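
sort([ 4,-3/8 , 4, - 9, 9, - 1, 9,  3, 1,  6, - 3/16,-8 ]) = [ - 9, - 8, - 1, - 3/8, - 3/16, 1, 3, 4,  4 , 6,9 , 9 ] 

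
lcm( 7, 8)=56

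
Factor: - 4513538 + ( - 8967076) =-2^1*3^3*7^1 * 19^1*1877^1 = - 13480614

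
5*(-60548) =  - 302740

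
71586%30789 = 10008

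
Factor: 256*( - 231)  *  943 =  - 2^8*3^1*7^1*11^1 * 23^1*41^1 = -55765248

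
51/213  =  17/71 = 0.24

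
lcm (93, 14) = 1302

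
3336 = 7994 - 4658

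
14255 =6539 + 7716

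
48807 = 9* 5423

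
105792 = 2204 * 48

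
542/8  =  67 + 3/4 = 67.75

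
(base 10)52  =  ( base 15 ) 37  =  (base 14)3a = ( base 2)110100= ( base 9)57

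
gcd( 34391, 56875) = 7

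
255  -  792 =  - 537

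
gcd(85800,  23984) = 8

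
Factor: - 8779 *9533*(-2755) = 5^1*19^1*29^1*8779^1 * 9533^1 = 230566520285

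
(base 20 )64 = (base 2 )1111100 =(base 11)103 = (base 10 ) 124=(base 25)4O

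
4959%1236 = 15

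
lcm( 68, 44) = 748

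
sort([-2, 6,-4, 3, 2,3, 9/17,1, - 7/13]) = [ - 4,-2, - 7/13,  9/17,1, 2, 3, 3, 6]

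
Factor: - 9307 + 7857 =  - 2^1*5^2 *29^1 = - 1450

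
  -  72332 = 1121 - 73453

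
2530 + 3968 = 6498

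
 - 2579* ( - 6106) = 15747374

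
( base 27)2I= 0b1001000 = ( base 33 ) 26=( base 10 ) 72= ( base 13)57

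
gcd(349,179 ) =1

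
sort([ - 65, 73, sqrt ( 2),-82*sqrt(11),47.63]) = [ - 82*sqrt(11), - 65,sqrt(2 ),47.63,  73 ]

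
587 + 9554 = 10141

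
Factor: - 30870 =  - 2^1*3^2*5^1*7^3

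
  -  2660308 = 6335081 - 8995389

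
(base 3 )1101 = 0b100101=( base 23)1e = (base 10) 37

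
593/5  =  118 + 3/5 = 118.60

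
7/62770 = 7/62770 = 0.00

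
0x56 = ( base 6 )222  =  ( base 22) 3K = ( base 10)86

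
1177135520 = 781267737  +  395867783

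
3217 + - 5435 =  - 2218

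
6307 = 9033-2726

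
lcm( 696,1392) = 1392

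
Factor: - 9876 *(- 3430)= 33874680 = 2^3*3^1*5^1*7^3*823^1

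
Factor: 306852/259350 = 562/475 = 2^1 * 5^( - 2)*19^ (-1)*281^1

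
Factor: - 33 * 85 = - 2805= - 3^1*5^1 * 11^1*17^1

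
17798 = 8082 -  - 9716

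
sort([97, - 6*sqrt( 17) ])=[ - 6*sqrt( 17),97 ] 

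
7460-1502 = 5958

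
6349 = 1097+5252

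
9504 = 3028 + 6476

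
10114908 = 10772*939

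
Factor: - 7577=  - 7577^1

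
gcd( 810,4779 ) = 81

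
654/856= 327/428 = 0.76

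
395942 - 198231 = 197711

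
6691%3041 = 609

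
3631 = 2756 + 875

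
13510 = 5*2702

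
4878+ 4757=9635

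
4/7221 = 4/7221 = 0.00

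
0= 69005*0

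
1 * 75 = 75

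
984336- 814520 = 169816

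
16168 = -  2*( - 8084)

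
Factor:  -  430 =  - 2^1*5^1* 43^1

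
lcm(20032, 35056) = 140224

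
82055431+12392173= 94447604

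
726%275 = 176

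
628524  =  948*663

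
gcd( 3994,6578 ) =2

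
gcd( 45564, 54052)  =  4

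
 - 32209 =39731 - 71940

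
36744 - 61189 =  - 24445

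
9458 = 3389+6069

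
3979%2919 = 1060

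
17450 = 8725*2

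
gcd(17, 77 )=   1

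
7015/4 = 7015/4=1753.75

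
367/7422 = 367/7422=0.05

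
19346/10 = 1934+3/5 = 1934.60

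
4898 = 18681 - 13783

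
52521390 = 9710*5409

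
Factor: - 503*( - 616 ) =2^3 * 7^1*11^1 *503^1  =  309848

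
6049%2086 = 1877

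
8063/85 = 94  +  73/85 =94.86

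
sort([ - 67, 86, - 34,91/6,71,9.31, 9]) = [ - 67,  -  34,9,9.31 , 91/6,  71, 86] 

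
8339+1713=10052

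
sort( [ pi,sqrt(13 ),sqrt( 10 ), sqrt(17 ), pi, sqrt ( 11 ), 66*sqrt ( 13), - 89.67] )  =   [ -89.67, pi, pi, sqrt( 10), sqrt (11), sqrt( 13), sqrt(17 ), 66*sqrt(13 ) ]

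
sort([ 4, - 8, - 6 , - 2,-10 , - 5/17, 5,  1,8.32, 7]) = [ - 10, - 8, - 6, - 2, - 5/17, 1, 4, 5,7, 8.32]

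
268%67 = 0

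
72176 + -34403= 37773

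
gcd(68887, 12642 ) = 7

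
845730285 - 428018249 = 417712036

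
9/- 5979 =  - 3/1993= - 0.00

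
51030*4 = 204120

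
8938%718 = 322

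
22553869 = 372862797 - 350308928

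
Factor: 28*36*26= 26208 = 2^5*3^2 * 7^1*13^1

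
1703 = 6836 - 5133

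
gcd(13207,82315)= 1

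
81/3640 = 81/3640 = 0.02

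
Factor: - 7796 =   -  2^2*1949^1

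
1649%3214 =1649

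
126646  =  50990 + 75656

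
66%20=6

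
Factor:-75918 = - 2^1*3^1 * 12653^1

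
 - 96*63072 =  - 6054912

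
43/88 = 43/88 =0.49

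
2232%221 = 22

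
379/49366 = 379/49366 = 0.01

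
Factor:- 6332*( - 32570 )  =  206233240 = 2^3 * 5^1*1583^1*3257^1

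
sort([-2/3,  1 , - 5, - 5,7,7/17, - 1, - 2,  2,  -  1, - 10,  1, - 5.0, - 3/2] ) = [ - 10, - 5, - 5, - 5.0, - 2, - 3/2, - 1, - 1, - 2/3, 7/17,1,1,2, 7 ] 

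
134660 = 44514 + 90146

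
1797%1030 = 767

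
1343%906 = 437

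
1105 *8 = 8840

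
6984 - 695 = 6289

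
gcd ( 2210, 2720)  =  170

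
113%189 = 113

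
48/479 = 48/479= 0.10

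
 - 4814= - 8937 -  - 4123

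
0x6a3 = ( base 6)11511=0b11010100011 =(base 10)1699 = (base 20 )44j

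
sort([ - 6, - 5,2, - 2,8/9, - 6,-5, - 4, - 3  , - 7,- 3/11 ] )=[- 7, - 6,-6, - 5, - 5 , - 4, - 3,-2,  -  3/11,8/9,2 ] 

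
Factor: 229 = 229^1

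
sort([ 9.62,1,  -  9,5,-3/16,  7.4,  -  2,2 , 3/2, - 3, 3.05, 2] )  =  [-9, - 3, - 2,-3/16 , 1,  3/2,2,2,3.05, 5, 7.4, 9.62]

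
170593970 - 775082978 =-604489008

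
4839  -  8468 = -3629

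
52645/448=52645/448 =117.51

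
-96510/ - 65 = 19302/13 = 1484.77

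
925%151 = 19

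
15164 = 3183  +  11981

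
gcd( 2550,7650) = 2550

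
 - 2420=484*(-5) 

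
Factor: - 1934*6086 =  - 11770324 = -2^2 * 17^1*179^1*967^1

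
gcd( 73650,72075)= 75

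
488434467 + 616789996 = 1105224463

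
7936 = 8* 992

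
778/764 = 1 + 7/382 = 1.02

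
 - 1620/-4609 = 1620/4609 = 0.35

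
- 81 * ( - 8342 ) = 675702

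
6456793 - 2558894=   3897899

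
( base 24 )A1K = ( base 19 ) G19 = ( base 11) 43a7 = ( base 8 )13254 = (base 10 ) 5804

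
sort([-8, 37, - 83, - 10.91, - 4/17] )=[ - 83, - 10.91, - 8, - 4/17, 37 ]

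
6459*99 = 639441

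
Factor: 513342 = 2^1*3^2*19^2*79^1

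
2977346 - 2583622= 393724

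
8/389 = 8/389 = 0.02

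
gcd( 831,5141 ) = 1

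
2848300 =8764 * 325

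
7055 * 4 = 28220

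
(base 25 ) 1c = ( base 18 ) 21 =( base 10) 37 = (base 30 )17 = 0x25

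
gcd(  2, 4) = 2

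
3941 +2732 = 6673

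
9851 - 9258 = 593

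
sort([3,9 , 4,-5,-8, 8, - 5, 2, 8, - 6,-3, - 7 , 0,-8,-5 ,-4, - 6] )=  [ - 8, - 8,-7  , - 6 ,-6, - 5,-5,-5, - 4, - 3, 0,  2,3, 4,  8, 8,9]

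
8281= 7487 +794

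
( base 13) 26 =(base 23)19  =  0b100000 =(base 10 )32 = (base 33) w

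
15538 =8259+7279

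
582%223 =136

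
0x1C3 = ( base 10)451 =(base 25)I1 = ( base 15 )201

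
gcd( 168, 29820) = 84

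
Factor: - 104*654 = - 2^4 * 3^1*13^1*109^1  =  - 68016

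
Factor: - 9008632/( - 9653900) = 2^1*5^( - 2 )*19^(  -  1) * 109^1*5081^( - 1)*10331^1 = 2252158/2413475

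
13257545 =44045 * 301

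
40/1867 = 40/1867 = 0.02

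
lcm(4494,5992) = 17976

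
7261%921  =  814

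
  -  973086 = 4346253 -5319339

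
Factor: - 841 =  - 29^2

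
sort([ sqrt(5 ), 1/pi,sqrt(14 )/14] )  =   [ sqrt(14) /14,  1/pi, sqrt(5 )] 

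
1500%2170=1500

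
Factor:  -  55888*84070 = -2^5 * 5^1 * 7^2 * 499^1*1201^1 = -  4698504160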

= = = = =

## What is required
Take the records above and return, word for word, only the lines that fall from the line with "22553869 = 372862797 - 350308928" to the line with "Factor: 229 = 229^1", both of them included.

## Finished exercise
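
22553869 = 372862797 - 350308928

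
Factor: 28*36*26= 26208 = 2^5*3^2 * 7^1*13^1

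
1703 = 6836 - 5133

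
gcd(13207,82315)= 1

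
81/3640 = 81/3640 = 0.02

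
Factor: - 7796 =   -  2^2*1949^1

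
1649%3214 =1649

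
126646  =  50990 + 75656

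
66%20=6

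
Factor:-75918 = - 2^1*3^1 * 12653^1

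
 - 96*63072 =  - 6054912

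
43/88 = 43/88 =0.49

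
2232%221 = 22

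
379/49366 = 379/49366 = 0.01

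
Factor:- 6332*( - 32570 )  =  206233240 = 2^3 * 5^1*1583^1*3257^1

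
sort([-2/3,  1 , - 5, - 5,7,7/17, - 1, - 2,  2,  -  1, - 10,  1, - 5.0, - 3/2] ) = [ - 10, - 5, - 5, - 5.0, - 2, - 3/2, - 1, - 1, - 2/3, 7/17,1,1,2, 7 ] 

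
134660 = 44514 + 90146

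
1797%1030 = 767

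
1343%906 = 437

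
1105 *8 = 8840

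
6984 - 695 = 6289

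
gcd ( 2210, 2720)  =  170

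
113%189 = 113

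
48/479 = 48/479= 0.10

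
 - 4814= - 8937 -  - 4123

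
0x6a3 = ( base 6)11511=0b11010100011 =(base 10)1699 = (base 20 )44j

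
sort([ - 6, - 5,2, - 2,8/9, - 6,-5, - 4, - 3  , - 7,- 3/11 ] )=[- 7, - 6,-6, - 5, - 5 , - 4, - 3,-2,  -  3/11,8/9,2 ] 

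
Factor: 229 = 229^1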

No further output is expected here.